> **RECORDED DATA**:
● ● ● ●
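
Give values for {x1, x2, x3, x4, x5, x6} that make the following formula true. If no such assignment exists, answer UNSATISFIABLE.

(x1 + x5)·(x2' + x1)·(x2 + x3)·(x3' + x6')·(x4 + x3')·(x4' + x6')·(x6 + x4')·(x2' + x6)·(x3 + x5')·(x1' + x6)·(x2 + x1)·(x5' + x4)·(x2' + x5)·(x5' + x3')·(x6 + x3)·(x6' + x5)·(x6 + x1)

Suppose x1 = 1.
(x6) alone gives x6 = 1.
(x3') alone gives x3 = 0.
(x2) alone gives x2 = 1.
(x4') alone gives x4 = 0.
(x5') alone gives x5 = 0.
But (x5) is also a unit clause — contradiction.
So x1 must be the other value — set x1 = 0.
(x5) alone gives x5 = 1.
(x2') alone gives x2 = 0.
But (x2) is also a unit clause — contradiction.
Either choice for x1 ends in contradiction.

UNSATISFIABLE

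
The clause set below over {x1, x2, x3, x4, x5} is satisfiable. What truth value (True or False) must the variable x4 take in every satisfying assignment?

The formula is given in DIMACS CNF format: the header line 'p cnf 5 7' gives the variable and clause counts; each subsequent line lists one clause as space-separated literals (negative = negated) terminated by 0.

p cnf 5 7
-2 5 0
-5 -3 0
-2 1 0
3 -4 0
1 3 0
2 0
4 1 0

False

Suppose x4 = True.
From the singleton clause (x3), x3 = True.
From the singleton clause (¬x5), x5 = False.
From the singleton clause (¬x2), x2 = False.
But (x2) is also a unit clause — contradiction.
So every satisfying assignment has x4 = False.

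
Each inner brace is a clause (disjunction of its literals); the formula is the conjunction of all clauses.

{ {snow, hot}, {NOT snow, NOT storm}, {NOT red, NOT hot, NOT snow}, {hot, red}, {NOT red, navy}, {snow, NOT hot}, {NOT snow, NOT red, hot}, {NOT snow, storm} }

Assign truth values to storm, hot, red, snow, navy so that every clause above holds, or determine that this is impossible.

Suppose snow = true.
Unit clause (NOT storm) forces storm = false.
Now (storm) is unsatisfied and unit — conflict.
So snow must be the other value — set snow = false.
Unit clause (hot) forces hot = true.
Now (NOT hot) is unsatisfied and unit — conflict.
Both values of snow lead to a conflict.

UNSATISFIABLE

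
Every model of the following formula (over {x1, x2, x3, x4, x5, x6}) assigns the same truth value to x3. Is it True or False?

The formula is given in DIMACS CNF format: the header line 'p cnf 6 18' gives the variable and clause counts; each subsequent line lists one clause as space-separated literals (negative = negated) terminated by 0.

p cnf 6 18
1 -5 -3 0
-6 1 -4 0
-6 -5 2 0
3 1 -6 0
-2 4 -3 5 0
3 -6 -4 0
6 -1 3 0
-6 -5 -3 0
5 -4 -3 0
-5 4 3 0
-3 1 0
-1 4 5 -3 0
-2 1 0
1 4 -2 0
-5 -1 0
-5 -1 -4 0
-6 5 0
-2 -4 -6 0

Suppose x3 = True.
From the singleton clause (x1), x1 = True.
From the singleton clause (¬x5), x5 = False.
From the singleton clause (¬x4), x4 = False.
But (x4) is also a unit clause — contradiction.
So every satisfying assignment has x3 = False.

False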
● ● ● ●
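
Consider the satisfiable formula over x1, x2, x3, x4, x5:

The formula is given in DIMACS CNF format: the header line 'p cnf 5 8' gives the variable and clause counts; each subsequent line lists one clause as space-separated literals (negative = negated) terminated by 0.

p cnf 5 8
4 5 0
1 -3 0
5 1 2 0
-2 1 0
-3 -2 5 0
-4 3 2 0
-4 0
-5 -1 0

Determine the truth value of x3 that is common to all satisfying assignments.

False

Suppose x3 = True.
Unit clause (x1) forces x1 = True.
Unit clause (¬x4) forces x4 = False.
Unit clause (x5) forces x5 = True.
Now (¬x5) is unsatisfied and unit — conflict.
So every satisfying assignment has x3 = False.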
● ● ● ●
> **THE TASK**: When the word "literals" appears in a line of the listing, pull that line out.

> **RESPONSE FOR THIS EXERCISE**:
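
The formula is given in DIMACS CNF format: the header line 'p cnf 5 7' gives the variable and clause counts; each subsequent line lists one clause as space-separated literals (negative = negated) terminated by 0.
Each inner brace is a clause (disjunction of its literals); the formula is the conjunction of all clauses.
The formula is given in DIMACS CNF format: the header line 'p cnf 6 18' gives the variable and clause counts; each subsequent line lists one clause as space-separated literals (negative = negated) terminated by 0.
The formula is given in DIMACS CNF format: the header line 'p cnf 5 8' gives the variable and clause counts; each subsequent line lists one clause as space-separated literals (negative = negated) terminated by 0.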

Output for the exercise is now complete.